> [Task input]:
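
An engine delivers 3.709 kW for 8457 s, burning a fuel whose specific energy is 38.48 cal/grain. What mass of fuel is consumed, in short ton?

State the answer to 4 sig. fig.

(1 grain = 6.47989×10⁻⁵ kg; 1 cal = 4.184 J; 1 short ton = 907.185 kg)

3.709 kW → 3709 W
E = P × t = 3709 × 8457 = 3.1367×10⁷ J
38.48 cal/grain → 2.48462×10⁶ J/kg
m = E / e_s = 3.1367×10⁷ / 2.48462×10⁶ = 12.6245 kg
In short ton: 12.6245 / 907.185 = 0.0139161 short ton

0.01392 short ton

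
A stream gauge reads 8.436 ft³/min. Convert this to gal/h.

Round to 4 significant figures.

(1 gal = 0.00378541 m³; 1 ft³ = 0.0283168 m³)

8.436 ft³/min × 0.0283168 m³/ft³ ÷ 60 s/min = 0.00398134 m³/s
0.00398134 m³/s ÷ 0.00378541 m³/gal × 3600 s/h = 3786.33 gal/h

3786 gal/h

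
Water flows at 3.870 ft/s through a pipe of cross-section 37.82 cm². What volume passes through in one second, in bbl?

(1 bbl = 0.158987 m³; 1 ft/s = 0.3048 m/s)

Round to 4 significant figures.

3.870 ft/s × 0.3048 = 1.17958 m/s
37.82 cm² × 0.0001 = 0.003782 m²
V = v × A × t = 1.17958 m/s × 0.003782 m² × 1 s = 0.00446117 m³
0.00446117 m³ ÷ (0.158987 m³/bbl) = 0.02806 bbl

0.02806 bbl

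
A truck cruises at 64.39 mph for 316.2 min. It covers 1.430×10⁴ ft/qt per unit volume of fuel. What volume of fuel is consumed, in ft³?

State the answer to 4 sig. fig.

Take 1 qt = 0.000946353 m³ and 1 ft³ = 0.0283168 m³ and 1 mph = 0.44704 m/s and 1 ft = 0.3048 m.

4.187 ft³

64.39 mph → 28.7849 m/s
316.2 min → 18972 s
d = v × t = 28.7849 × 18972 = 546107 m
1.430×10⁴ ft/qt → 4.60572×10⁶ m/m³
V = d / (distance per unit fuel) = 546107 / 4.60572×10⁶ = 0.118571 m³
In ft³: 0.118571 / 0.0283168 = 4.1873 ft³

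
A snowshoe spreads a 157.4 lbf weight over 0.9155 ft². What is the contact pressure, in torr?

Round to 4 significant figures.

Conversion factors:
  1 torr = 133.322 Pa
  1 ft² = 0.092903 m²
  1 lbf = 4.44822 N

157.4 lbf × 4.44822 → 700.15 N
0.9155 ft² × 0.092903 → 0.0850527 m²
P = F / A = 700.15 N / 0.0850527 m² = 8231.96 Pa
8231.96 Pa ÷ (133.322 Pa/torr) = 61.7449 torr

61.74 torr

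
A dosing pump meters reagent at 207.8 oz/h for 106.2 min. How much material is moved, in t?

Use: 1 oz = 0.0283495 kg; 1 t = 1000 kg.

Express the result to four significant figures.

0.01043 t

207.8 oz/h → 0.0016364 kg/s
106.2 min → 6372 s
m = ṁ × t = 0.0016364 × 6372 = 10.4271 kg
In t: 10.4271 / 1000 = 0.0104271 t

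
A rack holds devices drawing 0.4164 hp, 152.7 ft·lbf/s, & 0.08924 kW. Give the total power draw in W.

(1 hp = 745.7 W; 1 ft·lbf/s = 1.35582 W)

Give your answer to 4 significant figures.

606.8 W

0.4164 hp × 745.7 → 310.509 W
152.7 ft·lbf/s × 1.35582 → 207.034 W
0.08924 kW × 1000 → 89.24 W
Combined: 310.509 + 207.034 + 89.24 = 606.783 W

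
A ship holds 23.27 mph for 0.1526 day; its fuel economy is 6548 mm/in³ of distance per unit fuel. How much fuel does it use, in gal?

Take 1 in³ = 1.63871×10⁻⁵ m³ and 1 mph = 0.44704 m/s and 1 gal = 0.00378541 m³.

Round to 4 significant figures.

90.68 gal

23.27 mph → 10.4026 m/s
0.1526 day → 13184.6 s
d = v × t = 10.4026 × 13184.6 = 137154 m
6548 mm/in³ → 399583 m/m³
V = d / (distance per unit fuel) = 137154 / 399583 = 0.343243 m³
In gal: 0.343243 / 0.00378541 = 90.6753 gal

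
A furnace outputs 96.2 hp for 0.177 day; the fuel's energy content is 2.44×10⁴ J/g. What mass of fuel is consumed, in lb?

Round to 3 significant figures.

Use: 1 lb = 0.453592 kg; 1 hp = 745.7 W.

96.2 hp → 71736.3 W
0.177 day → 15292.8 s
E = P × t = 71736.3 × 15292.8 = 1.09705×10⁹ J
2.44×10⁴ J/g → 2.44×10⁷ J/kg
m = E / e_s = 1.09705×10⁹ / 2.44×10⁷ = 44.9611 kg
In lb: 44.9611 / 0.453592 = 99.1223 lb

99.1 lb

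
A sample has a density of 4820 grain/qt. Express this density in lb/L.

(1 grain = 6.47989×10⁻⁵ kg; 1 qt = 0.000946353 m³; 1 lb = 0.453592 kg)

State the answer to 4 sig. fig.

0.7276 lb/L

4820 grain/qt × 6.47989×10⁻⁵ kg/grain ÷ 0.000946353 m³/qt = 330.036 kg/m³
330.036 kg/m³ ÷ 0.453592 kg/lb × 0.001 m³/L = 0.727605 lb/L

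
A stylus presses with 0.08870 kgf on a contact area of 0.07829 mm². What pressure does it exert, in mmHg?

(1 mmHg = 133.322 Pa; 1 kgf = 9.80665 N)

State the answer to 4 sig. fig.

0.08870 kgf × 9.80665 = 0.86985 N
0.07829 mm² × 10⁻⁶ = 7.829×10⁻⁸ m²
P = F / A = 0.86985 N / 7.829×10⁻⁸ m² = 1.11106×10⁷ Pa
1.11106×10⁷ Pa ÷ (133.322 Pa/mmHg) = 83336.6 mmHg

8.334×10⁴ mmHg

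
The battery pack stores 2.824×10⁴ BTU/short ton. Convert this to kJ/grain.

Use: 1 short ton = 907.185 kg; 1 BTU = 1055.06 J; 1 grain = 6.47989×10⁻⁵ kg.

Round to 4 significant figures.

2.824×10⁴ BTU/short ton × 1055.06 J/BTU ÷ 907.185 kg/short ton = 32843.2 J/kg
32843.2 J/kg ÷ 1000 J/kJ × 6.47989×10⁻⁵ kg/grain = 0.0021282 kJ/grain

0.002128 kJ/grain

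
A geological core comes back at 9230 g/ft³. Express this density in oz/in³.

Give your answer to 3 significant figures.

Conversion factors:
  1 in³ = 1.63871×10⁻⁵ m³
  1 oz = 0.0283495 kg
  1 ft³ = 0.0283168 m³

9230 g/ft³ × 0.001 kg/g ÷ 0.0283168 m³/ft³ = 325.955 kg/m³
325.955 kg/m³ ÷ 0.0283495 kg/oz × 1.63871×10⁻⁵ m³/in³ = 0.188415 oz/in³

0.188 oz/in³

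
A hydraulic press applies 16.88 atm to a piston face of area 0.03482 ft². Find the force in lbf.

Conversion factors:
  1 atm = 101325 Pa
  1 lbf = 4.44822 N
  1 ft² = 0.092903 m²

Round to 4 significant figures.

1244 lbf

16.88 atm × 101325 = 1.71037×10⁶ Pa
0.03482 ft² × 0.092903 = 0.00323488 m²
F = P × A = 1.71037×10⁶ Pa × 0.00323488 m² = 5532.84 N
5532.84 N ÷ (4.44822 N/lbf) = 1243.83 lbf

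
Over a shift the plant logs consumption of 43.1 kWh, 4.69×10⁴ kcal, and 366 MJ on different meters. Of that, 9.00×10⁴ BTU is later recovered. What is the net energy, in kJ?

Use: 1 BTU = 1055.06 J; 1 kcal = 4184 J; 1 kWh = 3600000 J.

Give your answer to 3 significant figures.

6.22×10⁵ kJ

43.1 kWh × 3600000 = 1.5516×10⁸ J
4.69×10⁴ kcal × 4184 = 1.9623×10⁸ J
366 MJ × 1000000 = 3.66×10⁸ J
9.00×10⁴ BTU × 1055.06 = 9.49554×10⁷ J
Net: 1.5516×10⁸ + 1.9623×10⁸ + 3.66×10⁸ − 9.49554×10⁷ = 6.22435×10⁸ J
In kJ: 6.22435×10⁸ / 1000 = 622435 kJ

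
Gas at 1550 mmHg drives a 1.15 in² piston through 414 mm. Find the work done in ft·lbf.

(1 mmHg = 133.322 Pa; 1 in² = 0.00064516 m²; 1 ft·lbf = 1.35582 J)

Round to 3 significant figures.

46.8 ft·lbf

1550 mmHg → 206649 Pa
1.15 in² → 7.41934×10⁻⁴ m²
F = P × A = 206649 × 7.41934×10⁻⁴ = 153.32 N
414 mm → 0.414 m
W = F × d = 153.32 × 0.414 = 63.4745 J
In ft·lbf: 63.4745 / 1.35582 = 46.8163 ft·lbf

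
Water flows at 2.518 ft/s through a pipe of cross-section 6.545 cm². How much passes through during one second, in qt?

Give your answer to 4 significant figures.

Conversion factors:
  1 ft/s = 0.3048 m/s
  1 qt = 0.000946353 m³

0.5308 qt

2.518 ft/s × 0.3048 → 0.767486 m/s
6.545 cm² × 0.0001 → 6.545×10⁻⁴ m²
V = v × A × t = 0.767486 m/s × 6.545×10⁻⁴ m² × 1 s = 5.0232×10⁻⁴ m³
5.0232×10⁻⁴ m³ ÷ (0.000946353 m³/qt) = 0.530796 qt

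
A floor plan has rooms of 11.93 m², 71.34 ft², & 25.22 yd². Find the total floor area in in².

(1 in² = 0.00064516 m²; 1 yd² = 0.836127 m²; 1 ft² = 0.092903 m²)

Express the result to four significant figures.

6.145×10⁴ in²

11.93 m² (already m²)
71.34 ft² × 0.092903 = 6.6277 m²
25.22 yd² × 0.836127 = 21.0871 m²
Combined: 11.93 + 6.6277 + 21.0871 = 39.6448 m²
In in²: 39.6448 / 0.00064516 = 61449.6 in²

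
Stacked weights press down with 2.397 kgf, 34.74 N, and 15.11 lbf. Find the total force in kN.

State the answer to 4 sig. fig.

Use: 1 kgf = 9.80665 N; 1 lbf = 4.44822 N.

2.397 kgf × 9.80665 → 23.5065 N
34.74 N (already N)
15.11 lbf × 4.44822 → 67.2126 N
Combined: 23.5065 + 34.74 + 67.2126 = 125.459 N
In kN: 125.459 / 1000 = 0.125459 kN

0.1255 kN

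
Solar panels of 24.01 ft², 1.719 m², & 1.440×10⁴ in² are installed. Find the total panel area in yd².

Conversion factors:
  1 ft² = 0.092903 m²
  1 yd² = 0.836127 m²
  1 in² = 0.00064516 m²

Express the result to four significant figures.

15.83 yd²

24.01 ft² × 0.092903 → 2.2306 m²
1.719 m² (already m²)
1.440×10⁴ in² × 0.00064516 → 9.2903 m²
Sum: 2.2306 + 1.719 + 9.2903 = 13.2399 m²
In yd²: 13.2399 / 0.836127 = 15.8348 yd²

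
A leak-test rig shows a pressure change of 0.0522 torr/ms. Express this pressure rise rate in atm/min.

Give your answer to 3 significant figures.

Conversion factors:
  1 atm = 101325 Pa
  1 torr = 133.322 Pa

4.12 atm/min

0.0522 torr/ms × 133.322 Pa/torr ÷ 0.001 s/ms = 6959.41 Pa/s
6959.41 Pa/s ÷ 101325 Pa/atm × 60 s/min = 4.12104 atm/min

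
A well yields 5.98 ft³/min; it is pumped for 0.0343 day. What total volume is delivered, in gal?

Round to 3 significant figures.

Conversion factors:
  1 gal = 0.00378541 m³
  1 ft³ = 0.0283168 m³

5.98 ft³/min → 0.00282224 m³/s
0.0343 day → 2963.52 s
V = Q × t = 0.00282224 × 2963.52 = 8.36376 m³
In gal: 8.36376 / 0.00378541 = 2209.47 gal

2210 gal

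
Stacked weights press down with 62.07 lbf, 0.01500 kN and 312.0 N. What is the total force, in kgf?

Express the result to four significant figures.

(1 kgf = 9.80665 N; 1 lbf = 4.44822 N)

62.07 lbf × 4.44822 = 276.101 N
0.01500 kN × 1000 = 15 N
312.0 N (already N)
Sum: 276.101 + 15 + 312 = 603.101 N
In kgf: 603.101 / 9.80665 = 61.4992 kgf

61.50 kgf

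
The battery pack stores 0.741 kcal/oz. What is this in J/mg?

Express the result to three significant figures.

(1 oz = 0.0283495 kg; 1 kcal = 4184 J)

0.109 J/mg

0.741 kcal/oz × 4184 J/kcal ÷ 0.0283495 kg/oz = 109362 J/kg
109362 J/kg × 10⁻⁶ kg/mg = 0.109362 J/mg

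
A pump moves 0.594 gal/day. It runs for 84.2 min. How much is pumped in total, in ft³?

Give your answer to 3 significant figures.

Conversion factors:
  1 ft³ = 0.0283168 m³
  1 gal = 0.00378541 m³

0.00464 ft³

0.594 gal/day → 2.60247×10⁻⁸ m³/s
84.2 min → 5052 s
V = Q × t = 2.60247×10⁻⁸ × 5052 = 1.31477×10⁻⁴ m³
In ft³: 1.31477×10⁻⁴ / 0.0283168 = 0.00464307 ft³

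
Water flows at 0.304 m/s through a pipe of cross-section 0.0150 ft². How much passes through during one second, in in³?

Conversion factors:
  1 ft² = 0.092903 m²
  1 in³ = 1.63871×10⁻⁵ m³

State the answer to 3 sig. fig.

25.9 in³

0.0150 ft² × 0.092903 = 0.00139354 m²
V = v × A × t = 0.304 m/s × 0.00139354 m² × 1 s = 4.23636×10⁻⁴ m³
4.23636×10⁻⁴ m³ ÷ (1.63871×10⁻⁵ m³/in³) = 25.8518 in³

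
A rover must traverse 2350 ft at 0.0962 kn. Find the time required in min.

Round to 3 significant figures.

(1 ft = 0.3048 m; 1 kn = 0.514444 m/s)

2350 ft × 0.3048 = 716.28 m
0.0962 kn × 0.514444 = 0.0494895 m/s
t = d / v = 716.28 m / 0.0494895 m/s = 14473.4 s
14473.4 s ÷ (60 s/min) = 241.223 min

241 min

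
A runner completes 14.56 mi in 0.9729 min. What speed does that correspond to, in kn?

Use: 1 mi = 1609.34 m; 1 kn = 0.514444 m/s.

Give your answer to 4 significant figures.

780.3 kn

14.56 mi × 1609.34 = 23432 m
0.9729 min × 60 = 58.374 s
v = d / t = 23432 m / 58.374 s = 401.412 m/s
401.412 m/s ÷ (0.514444 m/s/kn) = 780.283 kn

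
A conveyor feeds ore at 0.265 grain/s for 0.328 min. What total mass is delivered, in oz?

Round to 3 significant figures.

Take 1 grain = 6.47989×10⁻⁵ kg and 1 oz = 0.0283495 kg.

0.0119 oz

0.265 grain/s → 1.71717×10⁻⁵ kg/s
0.328 min → 19.68 s
m = ṁ × t = 1.71717×10⁻⁵ × 19.68 = 3.37939×10⁻⁴ kg
In oz: 3.37939×10⁻⁴ / 0.0283495 = 0.0119205 oz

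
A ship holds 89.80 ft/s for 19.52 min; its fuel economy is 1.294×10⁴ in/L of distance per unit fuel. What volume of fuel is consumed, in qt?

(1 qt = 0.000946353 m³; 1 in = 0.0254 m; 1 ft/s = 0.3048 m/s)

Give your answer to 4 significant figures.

103.1 qt

89.80 ft/s → 27.371 m/s
19.52 min → 1171.2 s
d = v × t = 27.371 × 1171.2 = 32056.9 m
1.294×10⁴ in/L → 328676 m/m³
V = d / (distance per unit fuel) = 32056.9 / 328676 = 0.0975334 m³
In qt: 0.0975334 / 0.000946353 = 103.062 qt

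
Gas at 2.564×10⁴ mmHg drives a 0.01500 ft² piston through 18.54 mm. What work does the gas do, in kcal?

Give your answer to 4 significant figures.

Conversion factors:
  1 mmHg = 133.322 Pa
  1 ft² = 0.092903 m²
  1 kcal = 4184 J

0.02111 kcal

2.564×10⁴ mmHg → 3.41838×10⁶ Pa
0.01500 ft² → 0.00139354 m²
F = P × A = 3.41838×10⁶ × 0.00139354 = 4763.65 N
18.54 mm → 0.01854 m
W = F × d = 4763.65 × 0.01854 = 88.3181 J
In kcal: 88.3181 / 4184 = 0.0211085 kcal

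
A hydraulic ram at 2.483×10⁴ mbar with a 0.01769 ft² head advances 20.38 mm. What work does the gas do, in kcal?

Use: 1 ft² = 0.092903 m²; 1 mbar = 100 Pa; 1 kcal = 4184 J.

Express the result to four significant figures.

0.01988 kcal

2.483×10⁴ mbar → 2.483×10⁶ Pa
0.01769 ft² → 0.00164345 m²
F = P × A = 2.483×10⁶ × 0.00164345 = 4080.69 N
20.38 mm → 0.02038 m
W = F × d = 4080.69 × 0.02038 = 83.1645 J
In kcal: 83.1645 / 4184 = 0.0198768 kcal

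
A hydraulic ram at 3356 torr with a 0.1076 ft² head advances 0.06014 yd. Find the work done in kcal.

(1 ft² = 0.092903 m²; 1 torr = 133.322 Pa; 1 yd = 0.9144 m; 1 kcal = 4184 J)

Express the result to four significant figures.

0.05879 kcal

3356 torr → 447429 Pa
0.1076 ft² → 0.00999636 m²
F = P × A = 447429 × 0.00999636 = 4472.66 N
0.06014 yd → 0.054992 m
W = F × d = 4472.66 × 0.054992 = 245.961 J
In kcal: 245.961 / 4184 = 0.0587861 kcal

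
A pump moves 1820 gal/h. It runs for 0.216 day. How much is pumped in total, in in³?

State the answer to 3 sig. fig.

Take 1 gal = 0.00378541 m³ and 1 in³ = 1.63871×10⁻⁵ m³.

1820 gal/h → 0.00191374 m³/s
0.216 day → 18662.4 s
V = Q × t = 0.00191374 × 18662.4 = 35.715 m³
In in³: 35.715 / 1.63871×10⁻⁵ = 2.17946×10⁶ in³

2.18×10⁶ in³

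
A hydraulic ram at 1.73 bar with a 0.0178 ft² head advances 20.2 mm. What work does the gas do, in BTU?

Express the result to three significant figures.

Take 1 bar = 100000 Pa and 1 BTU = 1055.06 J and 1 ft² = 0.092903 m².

0.00548 BTU

1.73 bar → 173000 Pa
0.0178 ft² → 0.00165367 m²
F = P × A = 173000 × 0.00165367 = 286.085 N
20.2 mm → 0.0202 m
W = F × d = 286.085 × 0.0202 = 5.77892 J
In BTU: 5.77892 / 1055.06 = 0.00547734 BTU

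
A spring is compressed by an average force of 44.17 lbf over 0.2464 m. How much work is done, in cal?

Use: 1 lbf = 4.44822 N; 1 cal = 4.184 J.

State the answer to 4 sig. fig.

44.17 lbf × 4.44822 = 196.478 N
W = F × d = 196.478 N × 0.2464 m = 48.4122 J
48.4122 J ÷ (4.184 J/cal) = 11.5708 cal

11.57 cal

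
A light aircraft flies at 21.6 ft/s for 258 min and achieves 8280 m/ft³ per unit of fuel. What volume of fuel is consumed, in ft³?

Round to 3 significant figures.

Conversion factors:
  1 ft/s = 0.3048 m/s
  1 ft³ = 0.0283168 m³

12.3 ft³

21.6 ft/s → 6.58368 m/s
258 min → 15480 s
d = v × t = 6.58368 × 15480 = 101915 m
8280 m/ft³ → 292406 m/m³
V = d / (distance per unit fuel) = 101915 / 292406 = 0.348539 m³
In ft³: 0.348539 / 0.0283168 = 12.3086 ft³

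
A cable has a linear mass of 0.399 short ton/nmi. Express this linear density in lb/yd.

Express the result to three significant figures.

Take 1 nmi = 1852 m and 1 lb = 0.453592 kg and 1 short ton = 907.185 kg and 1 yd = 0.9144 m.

0.394 lb/yd

0.399 short ton/nmi × 907.185 kg/short ton ÷ 1852 m/nmi = 0.195446 kg/m
0.195446 kg/m ÷ 0.453592 kg/lb × 0.9144 m/yd = 0.394001 lb/yd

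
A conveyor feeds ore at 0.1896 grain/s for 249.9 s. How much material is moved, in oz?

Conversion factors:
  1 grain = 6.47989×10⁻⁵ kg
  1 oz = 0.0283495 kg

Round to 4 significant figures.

0.1896 grain/s → 1.22859×10⁻⁵ kg/s
m = ṁ × t = 1.22859×10⁻⁵ × 249.9 = 0.00307025 kg
In oz: 0.00307025 / 0.0283495 = 0.1083 oz

0.1083 oz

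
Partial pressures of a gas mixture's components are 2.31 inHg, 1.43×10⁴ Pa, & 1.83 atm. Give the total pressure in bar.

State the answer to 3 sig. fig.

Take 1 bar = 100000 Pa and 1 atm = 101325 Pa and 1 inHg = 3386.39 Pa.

2.08 bar

2.31 inHg × 3386.39 = 7822.56 Pa
1.43×10⁴ Pa (already Pa)
1.83 atm × 101325 = 185425 Pa
Total: 7822.56 + 14300 + 185425 = 207548 Pa
In bar: 207548 / 100000 = 2.07548 bar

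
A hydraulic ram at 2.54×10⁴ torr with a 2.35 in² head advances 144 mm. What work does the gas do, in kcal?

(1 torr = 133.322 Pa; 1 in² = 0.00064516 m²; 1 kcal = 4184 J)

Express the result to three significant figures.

2.54×10⁴ torr → 3.38638×10⁶ Pa
2.35 in² → 0.00151613 m²
F = P × A = 3.38638×10⁶ × 0.00151613 = 5134.19 N
144 mm → 0.144 m
W = F × d = 5134.19 × 0.144 = 739.323 J
In kcal: 739.323 / 4184 = 0.176702 kcal

0.177 kcal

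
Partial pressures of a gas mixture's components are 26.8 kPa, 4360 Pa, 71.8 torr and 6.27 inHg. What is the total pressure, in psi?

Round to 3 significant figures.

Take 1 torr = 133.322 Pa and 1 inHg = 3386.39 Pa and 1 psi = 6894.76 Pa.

8.99 psi

26.8 kPa × 1000 = 26800 Pa
4360 Pa (already Pa)
71.8 torr × 133.322 = 9572.52 Pa
6.27 inHg × 3386.39 = 21232.7 Pa
Combined: 26800 + 4360 + 9572.52 + 21232.7 = 61965.2 Pa
In psi: 61965.2 / 6894.76 = 8.98729 psi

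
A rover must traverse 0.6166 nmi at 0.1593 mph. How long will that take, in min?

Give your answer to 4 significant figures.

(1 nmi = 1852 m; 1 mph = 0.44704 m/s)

0.6166 nmi × 1852 → 1141.94 m
0.1593 mph × 0.44704 → 0.0712135 m/s
t = d / v = 1141.94 m / 0.0712135 m/s = 16035.4 s
16035.4 s ÷ (60 s/min) = 267.257 min

267.3 min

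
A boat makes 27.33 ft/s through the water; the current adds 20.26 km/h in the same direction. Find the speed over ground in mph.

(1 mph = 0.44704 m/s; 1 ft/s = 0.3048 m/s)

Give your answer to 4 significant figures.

27.33 ft/s × 0.3048 → 8.33018 m/s
20.26 km/h × (1/3.6) → 5.62778 m/s
Sum: 8.33018 + 5.62778 = 13.958 m/s
In mph: 13.958 / 0.44704 = 31.2232 mph

31.22 mph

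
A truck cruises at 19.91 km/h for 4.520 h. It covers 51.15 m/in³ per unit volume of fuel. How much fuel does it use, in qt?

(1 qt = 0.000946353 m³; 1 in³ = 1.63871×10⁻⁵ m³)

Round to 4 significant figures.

19.91 km/h → 5.53056 m/s
4.520 h → 16272 s
d = v × t = 5.53056 × 16272 = 89993.3 m
51.15 m/in³ → 3.12136×10⁶ m/m³
V = d / (distance per unit fuel) = 89993.3 / 3.12136×10⁶ = 0.0288314 m³
In qt: 0.0288314 / 0.000946353 = 30.4658 qt

30.47 qt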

> [Action item]: What are the lines, exactly as written above, from the line with "Partial pressures of a gas mixture's components are 2.31" to the line with "(1 torr = 133.322", both included? Output only those.

> [Completed exercise]:
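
Partial pressures of a gas mixture's components are 2.31 inHg, 1.43×10⁴ Pa, & 1.83 atm. Give the total pressure in bar.

State the answer to 3 sig. fig.

Take 1 bar = 100000 Pa and 1 atm = 101325 Pa and 1 inHg = 3386.39 Pa.

2.08 bar

2.31 inHg × 3386.39 = 7822.56 Pa
1.43×10⁴ Pa (already Pa)
1.83 atm × 101325 = 185425 Pa
Total: 7822.56 + 14300 + 185425 = 207548 Pa
In bar: 207548 / 100000 = 2.07548 bar

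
A hydraulic ram at 2.54×10⁴ torr with a 2.35 in² head advances 144 mm. What work does the gas do, in kcal?

(1 torr = 133.322 Pa; 1 in² = 0.00064516 m²; 1 kcal = 4184 J)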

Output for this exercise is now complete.